» PROBLEM STATEMENT: Exactly the lines starting at the line containing "A total is formed" and ending at the line containing "U=3 | 0.2 | 0.2 |" are to be written out from the listing below, both included.

+ + + + + + +

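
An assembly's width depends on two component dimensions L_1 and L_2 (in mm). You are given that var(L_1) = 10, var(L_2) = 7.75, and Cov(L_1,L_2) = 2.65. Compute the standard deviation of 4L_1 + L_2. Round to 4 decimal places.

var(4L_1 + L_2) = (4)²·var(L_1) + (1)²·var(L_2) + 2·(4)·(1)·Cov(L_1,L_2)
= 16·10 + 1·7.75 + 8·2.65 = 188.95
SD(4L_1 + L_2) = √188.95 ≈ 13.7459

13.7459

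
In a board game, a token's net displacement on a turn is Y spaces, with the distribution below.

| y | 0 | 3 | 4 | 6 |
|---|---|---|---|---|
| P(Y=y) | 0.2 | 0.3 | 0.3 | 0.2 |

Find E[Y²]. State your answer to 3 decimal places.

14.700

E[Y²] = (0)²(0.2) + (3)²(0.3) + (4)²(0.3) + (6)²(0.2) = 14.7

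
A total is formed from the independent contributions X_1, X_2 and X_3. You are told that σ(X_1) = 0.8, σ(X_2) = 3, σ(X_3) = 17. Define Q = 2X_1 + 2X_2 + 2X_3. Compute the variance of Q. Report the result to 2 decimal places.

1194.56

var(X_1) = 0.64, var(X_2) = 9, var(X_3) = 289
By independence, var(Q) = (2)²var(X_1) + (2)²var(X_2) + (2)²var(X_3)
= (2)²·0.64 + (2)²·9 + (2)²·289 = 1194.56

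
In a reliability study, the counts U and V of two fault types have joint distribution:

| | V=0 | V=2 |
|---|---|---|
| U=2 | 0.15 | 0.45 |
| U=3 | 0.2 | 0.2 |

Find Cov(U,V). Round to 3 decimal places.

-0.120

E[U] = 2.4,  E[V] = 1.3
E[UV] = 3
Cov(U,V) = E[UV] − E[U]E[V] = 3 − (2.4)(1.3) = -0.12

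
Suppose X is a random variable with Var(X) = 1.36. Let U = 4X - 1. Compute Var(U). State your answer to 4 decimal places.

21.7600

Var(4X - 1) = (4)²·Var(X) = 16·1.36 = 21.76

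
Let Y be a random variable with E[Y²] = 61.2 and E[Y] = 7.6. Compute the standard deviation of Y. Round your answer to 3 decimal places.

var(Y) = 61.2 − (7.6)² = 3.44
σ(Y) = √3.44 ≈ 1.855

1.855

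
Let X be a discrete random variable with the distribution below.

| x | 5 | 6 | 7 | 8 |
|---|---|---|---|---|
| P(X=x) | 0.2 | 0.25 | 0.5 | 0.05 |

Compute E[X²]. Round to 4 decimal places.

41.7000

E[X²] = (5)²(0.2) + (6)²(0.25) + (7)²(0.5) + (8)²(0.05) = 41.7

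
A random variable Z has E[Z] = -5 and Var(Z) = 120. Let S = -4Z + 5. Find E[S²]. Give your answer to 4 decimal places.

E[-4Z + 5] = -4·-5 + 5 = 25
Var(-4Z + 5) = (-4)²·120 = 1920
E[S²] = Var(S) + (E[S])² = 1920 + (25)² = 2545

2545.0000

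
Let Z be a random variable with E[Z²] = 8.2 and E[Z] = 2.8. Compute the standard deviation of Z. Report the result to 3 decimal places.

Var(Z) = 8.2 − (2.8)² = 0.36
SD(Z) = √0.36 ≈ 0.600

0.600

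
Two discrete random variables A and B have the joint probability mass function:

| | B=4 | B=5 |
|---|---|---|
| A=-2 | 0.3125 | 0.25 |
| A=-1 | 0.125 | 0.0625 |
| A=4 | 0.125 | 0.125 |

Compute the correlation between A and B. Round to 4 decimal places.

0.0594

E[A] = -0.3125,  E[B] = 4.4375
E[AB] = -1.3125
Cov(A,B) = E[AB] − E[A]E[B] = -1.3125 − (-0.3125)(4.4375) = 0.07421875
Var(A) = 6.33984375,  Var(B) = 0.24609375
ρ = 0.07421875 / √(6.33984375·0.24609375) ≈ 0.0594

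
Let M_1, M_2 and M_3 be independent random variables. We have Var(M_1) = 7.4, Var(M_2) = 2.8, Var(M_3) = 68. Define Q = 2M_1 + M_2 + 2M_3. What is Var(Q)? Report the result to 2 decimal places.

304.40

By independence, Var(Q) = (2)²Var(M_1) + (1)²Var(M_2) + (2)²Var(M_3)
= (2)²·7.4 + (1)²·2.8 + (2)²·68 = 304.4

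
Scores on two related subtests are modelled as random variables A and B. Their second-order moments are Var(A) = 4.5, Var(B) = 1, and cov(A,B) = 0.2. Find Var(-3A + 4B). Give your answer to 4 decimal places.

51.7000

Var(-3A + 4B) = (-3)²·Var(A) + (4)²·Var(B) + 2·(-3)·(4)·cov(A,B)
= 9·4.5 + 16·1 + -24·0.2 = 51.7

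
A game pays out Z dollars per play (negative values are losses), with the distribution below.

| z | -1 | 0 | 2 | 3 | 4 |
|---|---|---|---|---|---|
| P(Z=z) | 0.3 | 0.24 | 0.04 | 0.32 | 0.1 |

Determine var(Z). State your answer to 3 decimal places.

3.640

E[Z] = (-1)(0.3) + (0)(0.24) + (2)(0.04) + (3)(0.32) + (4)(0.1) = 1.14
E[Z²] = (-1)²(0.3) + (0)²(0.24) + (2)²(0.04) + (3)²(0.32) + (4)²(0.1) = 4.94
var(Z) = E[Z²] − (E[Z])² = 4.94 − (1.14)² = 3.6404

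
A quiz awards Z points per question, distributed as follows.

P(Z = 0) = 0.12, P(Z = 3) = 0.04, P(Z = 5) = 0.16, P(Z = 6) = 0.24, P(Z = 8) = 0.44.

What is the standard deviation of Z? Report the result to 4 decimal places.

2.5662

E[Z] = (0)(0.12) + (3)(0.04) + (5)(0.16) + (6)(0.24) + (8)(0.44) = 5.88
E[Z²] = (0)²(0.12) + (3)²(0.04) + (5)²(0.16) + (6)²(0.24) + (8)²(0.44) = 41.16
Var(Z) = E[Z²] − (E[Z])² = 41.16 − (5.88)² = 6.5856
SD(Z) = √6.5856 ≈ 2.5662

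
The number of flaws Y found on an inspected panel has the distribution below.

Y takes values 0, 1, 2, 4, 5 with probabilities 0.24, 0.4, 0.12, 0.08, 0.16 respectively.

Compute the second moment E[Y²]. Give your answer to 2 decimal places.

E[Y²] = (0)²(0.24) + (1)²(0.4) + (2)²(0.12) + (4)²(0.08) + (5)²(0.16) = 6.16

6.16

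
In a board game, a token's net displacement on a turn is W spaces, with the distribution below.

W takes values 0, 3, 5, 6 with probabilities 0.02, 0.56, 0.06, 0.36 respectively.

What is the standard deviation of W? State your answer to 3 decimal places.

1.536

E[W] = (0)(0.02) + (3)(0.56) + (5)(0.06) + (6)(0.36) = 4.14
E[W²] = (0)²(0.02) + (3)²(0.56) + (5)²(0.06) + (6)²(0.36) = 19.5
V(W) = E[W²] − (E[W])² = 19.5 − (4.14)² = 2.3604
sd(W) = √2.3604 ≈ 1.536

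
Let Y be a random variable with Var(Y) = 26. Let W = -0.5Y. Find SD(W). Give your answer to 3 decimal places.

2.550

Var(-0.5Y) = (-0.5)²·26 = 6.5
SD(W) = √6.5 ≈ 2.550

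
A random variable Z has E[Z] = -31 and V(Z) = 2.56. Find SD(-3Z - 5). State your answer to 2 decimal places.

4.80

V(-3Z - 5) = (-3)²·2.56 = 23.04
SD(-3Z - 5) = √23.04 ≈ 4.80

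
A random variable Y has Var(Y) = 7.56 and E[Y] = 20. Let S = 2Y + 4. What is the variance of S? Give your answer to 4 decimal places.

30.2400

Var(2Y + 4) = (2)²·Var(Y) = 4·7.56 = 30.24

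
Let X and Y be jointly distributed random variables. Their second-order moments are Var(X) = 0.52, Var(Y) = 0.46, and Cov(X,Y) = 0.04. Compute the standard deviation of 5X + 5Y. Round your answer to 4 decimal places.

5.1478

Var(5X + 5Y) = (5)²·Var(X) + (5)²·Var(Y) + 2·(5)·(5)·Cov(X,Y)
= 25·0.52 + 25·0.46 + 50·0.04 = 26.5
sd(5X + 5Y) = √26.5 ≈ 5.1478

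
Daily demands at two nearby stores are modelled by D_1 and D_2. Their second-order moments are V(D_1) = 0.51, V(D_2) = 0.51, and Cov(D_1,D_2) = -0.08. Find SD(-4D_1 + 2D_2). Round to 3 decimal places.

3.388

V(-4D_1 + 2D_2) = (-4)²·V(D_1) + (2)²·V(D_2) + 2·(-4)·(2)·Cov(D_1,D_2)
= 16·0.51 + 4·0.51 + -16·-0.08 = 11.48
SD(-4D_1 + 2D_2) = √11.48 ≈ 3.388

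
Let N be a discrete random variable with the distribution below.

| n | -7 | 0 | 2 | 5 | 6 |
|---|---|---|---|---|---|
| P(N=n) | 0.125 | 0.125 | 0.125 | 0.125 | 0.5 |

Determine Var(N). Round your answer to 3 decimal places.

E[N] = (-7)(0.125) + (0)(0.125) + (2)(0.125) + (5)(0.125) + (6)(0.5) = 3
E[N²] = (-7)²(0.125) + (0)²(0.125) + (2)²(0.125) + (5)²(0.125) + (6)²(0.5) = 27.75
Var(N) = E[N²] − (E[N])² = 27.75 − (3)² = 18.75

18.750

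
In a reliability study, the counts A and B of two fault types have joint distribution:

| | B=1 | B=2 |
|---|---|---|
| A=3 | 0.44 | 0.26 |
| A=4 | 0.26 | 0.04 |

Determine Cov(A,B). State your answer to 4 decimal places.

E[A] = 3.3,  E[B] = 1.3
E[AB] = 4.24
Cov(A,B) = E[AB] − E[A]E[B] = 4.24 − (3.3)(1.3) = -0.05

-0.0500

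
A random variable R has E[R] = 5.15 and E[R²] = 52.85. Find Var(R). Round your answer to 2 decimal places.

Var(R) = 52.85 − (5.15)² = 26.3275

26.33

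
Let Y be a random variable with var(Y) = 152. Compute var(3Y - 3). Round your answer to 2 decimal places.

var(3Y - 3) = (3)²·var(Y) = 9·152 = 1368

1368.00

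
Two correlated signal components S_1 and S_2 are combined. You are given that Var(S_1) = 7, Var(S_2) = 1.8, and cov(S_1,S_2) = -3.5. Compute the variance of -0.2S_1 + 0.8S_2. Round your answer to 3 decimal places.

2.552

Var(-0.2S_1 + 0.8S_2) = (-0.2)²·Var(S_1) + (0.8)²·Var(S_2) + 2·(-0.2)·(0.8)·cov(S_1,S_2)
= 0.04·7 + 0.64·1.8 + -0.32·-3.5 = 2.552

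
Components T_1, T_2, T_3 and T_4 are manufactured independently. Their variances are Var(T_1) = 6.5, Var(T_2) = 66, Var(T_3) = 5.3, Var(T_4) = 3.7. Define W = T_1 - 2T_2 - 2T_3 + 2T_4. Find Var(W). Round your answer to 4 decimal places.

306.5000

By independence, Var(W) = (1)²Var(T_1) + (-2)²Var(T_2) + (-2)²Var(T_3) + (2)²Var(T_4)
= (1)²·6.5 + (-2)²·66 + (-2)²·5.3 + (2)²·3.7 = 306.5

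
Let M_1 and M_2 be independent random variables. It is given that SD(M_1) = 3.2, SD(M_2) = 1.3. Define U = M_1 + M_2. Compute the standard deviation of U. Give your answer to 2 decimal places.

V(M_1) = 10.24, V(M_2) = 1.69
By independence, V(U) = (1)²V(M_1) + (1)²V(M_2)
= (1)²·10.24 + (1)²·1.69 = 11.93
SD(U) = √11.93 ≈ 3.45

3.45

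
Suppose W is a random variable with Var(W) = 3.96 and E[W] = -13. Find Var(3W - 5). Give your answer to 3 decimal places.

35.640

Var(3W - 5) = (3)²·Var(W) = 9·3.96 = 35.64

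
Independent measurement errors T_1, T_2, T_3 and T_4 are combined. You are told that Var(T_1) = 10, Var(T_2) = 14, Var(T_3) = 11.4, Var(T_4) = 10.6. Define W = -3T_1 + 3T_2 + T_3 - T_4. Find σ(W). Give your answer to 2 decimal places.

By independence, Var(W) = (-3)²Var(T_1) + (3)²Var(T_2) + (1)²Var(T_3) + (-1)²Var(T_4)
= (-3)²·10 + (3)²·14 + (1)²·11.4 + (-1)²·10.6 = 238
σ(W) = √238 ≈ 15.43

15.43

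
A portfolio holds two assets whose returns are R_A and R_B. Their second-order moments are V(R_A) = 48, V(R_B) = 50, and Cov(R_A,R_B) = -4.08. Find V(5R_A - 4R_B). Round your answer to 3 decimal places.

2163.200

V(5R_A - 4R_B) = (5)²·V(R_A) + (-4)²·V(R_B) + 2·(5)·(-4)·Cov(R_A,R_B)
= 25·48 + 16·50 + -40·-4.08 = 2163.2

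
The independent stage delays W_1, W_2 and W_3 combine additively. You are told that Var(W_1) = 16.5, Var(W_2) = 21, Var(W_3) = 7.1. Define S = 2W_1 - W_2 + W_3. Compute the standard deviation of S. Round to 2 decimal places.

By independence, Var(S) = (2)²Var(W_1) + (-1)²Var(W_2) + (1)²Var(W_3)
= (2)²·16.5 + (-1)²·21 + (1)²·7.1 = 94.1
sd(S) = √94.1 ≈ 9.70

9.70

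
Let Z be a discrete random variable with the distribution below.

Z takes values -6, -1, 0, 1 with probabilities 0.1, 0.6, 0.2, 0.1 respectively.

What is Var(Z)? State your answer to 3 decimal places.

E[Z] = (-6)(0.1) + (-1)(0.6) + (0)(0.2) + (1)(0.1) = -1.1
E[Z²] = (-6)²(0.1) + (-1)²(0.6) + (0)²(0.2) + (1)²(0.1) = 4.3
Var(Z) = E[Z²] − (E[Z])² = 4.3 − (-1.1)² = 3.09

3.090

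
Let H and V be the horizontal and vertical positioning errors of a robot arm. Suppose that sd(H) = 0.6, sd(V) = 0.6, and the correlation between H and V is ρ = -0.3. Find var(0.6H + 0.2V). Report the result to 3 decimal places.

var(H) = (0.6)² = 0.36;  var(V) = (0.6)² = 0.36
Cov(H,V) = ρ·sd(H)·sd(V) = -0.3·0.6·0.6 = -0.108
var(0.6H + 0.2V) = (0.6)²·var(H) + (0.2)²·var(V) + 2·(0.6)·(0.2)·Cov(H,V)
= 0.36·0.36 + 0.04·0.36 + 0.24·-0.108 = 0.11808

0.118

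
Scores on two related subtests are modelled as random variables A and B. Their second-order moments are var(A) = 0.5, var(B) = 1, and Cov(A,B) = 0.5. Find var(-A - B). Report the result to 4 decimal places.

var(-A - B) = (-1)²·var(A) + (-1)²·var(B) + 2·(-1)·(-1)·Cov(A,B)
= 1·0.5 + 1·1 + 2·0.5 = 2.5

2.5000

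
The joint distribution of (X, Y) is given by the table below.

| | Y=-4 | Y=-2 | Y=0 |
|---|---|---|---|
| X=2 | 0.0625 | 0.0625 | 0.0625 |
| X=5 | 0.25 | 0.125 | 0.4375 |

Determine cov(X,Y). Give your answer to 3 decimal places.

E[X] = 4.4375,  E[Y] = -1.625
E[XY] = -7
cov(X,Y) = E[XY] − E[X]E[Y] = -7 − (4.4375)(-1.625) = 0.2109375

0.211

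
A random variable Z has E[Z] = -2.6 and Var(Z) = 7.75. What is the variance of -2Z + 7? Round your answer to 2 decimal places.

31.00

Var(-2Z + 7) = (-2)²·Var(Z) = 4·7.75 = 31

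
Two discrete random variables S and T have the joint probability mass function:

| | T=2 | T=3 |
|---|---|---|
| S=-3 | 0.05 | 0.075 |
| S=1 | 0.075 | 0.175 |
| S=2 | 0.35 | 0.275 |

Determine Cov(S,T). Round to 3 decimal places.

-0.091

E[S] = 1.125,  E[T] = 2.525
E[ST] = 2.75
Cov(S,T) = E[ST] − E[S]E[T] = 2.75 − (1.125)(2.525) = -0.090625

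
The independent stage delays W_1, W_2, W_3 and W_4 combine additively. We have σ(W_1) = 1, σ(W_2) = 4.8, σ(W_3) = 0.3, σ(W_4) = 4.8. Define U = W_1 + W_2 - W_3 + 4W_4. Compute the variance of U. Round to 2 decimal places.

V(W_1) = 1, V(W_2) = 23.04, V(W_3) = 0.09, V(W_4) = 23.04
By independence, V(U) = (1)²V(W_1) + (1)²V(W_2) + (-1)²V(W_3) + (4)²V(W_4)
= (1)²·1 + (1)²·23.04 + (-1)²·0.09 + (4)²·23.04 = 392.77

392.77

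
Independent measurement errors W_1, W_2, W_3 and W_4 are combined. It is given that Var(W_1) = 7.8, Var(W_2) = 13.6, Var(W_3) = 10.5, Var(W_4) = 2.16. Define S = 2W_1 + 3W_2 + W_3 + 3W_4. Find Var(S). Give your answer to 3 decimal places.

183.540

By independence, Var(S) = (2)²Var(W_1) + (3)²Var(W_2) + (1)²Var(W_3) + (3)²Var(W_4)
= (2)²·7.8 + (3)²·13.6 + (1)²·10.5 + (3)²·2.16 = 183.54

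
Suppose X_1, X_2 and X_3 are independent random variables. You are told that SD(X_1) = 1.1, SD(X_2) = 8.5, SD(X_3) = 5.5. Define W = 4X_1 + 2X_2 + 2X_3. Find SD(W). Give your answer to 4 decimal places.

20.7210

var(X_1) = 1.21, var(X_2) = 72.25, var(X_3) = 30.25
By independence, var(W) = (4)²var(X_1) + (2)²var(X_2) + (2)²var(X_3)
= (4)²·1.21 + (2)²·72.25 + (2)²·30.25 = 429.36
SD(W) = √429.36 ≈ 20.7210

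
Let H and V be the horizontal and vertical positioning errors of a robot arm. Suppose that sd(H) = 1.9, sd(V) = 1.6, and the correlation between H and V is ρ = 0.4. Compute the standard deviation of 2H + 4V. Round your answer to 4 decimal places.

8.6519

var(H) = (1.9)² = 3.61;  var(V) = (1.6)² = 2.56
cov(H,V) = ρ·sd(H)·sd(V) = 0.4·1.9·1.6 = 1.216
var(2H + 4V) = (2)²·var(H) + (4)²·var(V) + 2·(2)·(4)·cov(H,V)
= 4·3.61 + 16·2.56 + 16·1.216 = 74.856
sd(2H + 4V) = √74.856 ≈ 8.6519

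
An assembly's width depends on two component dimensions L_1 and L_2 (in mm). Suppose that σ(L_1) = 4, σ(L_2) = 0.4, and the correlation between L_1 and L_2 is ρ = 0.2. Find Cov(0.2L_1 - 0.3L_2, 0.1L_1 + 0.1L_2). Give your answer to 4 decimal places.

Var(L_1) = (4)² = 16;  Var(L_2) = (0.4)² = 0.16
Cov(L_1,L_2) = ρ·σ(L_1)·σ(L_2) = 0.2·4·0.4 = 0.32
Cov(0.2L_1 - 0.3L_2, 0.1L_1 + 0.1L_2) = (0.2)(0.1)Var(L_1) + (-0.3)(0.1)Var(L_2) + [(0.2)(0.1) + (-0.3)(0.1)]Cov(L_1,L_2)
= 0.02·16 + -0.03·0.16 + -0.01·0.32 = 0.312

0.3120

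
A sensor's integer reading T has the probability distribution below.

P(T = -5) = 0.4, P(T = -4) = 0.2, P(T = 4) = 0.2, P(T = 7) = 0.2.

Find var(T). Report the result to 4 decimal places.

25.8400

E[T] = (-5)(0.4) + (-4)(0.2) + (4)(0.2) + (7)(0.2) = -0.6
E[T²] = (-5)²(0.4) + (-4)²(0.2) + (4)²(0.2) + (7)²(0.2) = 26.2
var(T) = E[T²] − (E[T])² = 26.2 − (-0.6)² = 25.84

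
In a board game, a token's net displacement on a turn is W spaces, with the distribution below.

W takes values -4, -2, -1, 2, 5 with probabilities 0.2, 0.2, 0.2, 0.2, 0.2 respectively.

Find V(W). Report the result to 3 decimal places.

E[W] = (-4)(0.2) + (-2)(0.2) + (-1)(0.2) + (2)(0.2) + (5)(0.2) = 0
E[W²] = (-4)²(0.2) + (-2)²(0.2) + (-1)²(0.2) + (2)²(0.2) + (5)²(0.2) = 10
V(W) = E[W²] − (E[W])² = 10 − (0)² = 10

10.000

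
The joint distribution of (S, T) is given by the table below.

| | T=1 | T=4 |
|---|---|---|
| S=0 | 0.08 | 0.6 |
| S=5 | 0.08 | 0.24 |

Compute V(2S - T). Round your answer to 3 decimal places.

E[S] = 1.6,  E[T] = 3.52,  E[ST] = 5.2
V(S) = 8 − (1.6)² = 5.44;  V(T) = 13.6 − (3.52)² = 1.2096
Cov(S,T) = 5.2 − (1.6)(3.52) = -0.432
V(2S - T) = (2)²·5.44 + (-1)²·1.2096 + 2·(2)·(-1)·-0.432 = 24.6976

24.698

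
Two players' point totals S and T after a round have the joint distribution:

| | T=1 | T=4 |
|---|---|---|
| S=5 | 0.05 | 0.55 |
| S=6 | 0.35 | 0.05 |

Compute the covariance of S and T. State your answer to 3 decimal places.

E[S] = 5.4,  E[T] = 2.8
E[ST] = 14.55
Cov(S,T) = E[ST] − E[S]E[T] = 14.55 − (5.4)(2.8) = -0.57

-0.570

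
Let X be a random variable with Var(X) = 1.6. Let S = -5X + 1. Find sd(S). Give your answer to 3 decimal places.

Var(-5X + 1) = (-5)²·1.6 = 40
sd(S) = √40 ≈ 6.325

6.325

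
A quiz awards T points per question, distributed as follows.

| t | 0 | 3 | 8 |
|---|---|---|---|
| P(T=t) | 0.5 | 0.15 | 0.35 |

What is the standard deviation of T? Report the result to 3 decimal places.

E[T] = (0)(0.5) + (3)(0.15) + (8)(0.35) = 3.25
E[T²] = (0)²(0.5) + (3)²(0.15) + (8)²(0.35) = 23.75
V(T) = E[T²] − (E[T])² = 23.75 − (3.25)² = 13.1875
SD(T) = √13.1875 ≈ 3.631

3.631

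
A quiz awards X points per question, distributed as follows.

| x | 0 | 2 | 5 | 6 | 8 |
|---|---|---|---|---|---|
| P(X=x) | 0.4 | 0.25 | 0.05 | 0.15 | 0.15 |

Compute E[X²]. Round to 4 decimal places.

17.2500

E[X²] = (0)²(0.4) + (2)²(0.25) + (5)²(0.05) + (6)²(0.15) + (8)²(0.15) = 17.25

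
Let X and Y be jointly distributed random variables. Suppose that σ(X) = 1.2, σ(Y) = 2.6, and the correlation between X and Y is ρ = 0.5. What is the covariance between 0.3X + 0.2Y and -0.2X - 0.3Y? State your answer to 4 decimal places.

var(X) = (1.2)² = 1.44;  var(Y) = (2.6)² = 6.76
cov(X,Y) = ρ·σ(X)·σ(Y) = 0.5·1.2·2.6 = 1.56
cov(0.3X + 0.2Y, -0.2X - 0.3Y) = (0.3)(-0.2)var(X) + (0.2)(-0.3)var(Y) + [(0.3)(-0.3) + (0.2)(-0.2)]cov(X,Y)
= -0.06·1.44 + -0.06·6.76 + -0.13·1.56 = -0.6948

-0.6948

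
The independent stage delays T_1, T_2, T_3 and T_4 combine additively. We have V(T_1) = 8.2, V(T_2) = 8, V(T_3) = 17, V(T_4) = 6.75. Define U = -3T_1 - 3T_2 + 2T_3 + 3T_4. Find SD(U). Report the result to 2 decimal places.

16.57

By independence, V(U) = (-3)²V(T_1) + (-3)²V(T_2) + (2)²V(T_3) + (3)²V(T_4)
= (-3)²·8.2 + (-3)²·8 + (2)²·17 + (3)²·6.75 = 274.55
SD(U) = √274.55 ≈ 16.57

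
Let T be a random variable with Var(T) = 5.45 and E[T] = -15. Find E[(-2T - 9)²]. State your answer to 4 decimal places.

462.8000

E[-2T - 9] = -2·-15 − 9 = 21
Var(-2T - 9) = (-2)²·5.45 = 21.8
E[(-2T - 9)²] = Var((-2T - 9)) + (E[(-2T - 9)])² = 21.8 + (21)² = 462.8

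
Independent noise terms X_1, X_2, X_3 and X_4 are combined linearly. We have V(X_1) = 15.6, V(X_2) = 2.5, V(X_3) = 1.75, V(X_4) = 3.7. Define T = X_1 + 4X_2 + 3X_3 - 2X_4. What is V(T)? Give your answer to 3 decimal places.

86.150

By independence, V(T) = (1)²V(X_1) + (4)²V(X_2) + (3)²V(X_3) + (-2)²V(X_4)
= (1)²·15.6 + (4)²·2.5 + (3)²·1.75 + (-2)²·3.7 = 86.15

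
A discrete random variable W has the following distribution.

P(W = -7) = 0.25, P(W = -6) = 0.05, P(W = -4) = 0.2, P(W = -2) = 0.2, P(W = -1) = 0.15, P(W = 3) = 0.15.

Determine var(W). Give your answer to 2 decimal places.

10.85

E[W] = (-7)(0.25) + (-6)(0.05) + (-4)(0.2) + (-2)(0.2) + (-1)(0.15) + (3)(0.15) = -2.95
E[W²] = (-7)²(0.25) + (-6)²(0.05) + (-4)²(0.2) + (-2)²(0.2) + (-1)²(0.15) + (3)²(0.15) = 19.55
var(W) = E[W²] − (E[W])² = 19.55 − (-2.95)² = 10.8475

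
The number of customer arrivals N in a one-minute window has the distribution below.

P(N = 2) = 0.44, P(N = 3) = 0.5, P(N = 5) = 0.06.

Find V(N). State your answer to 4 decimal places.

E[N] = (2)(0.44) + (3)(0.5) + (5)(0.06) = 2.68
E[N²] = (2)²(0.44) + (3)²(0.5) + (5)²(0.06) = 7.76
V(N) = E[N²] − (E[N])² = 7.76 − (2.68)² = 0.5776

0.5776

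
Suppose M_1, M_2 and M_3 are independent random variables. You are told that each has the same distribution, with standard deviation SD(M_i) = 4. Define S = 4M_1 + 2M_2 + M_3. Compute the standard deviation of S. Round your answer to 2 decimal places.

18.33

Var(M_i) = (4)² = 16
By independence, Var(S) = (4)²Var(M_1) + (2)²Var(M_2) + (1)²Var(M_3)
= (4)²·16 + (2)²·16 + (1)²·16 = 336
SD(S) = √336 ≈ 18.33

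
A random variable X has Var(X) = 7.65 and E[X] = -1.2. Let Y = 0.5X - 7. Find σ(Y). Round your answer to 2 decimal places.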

+ + + + + + +

» ANSWER SECTION:
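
A total is formed from the independent contributions X_1, X_2 and X_3. You are told that σ(X_1) = 0.8, σ(X_2) = 3, σ(X_3) = 17. Define Q = 2X_1 + 2X_2 + 2X_3. Compute the variance of Q. Report the result to 2 decimal places.

1194.56

var(X_1) = 0.64, var(X_2) = 9, var(X_3) = 289
By independence, var(Q) = (2)²var(X_1) + (2)²var(X_2) + (2)²var(X_3)
= (2)²·0.64 + (2)²·9 + (2)²·289 = 1194.56

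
In a reliability study, the counts U and V of two fault types have joint distribution:

| | V=0 | V=2 |
|---|---|---|
| U=2 | 0.15 | 0.45 |
| U=3 | 0.2 | 0.2 |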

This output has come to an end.